» **Instructions to follow**
Return the lines below in which the string "junction" occurs.

==*==

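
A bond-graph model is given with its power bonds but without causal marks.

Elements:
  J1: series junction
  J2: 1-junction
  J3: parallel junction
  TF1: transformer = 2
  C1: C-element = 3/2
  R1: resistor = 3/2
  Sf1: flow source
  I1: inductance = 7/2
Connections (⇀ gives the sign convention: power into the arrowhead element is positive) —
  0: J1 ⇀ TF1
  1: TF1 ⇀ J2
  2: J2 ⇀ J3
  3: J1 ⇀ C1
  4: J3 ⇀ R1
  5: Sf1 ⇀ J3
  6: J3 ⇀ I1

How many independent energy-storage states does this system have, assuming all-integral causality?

2  (C1, I1 all integral)

bond 5 |Sf1  (source Sf1 imposes f)
bond 3 |J1  (prefer integral on C1)
bond 0 |TF1  (closing 1-jn rule on J1)
bond 1 |J2  (TF1: transformer flips bond 0)
bond 2 |J3  (J2 needs exactly one f-in)
bond 4 |R1  (0-jn J3 has e-setter on 2)
bond 6 |I1  (J3 effort already set via bond 2)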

==*==

» **Solution to this exercise**
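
  J1: series junction
  J2: 1-junction
  J3: parallel junction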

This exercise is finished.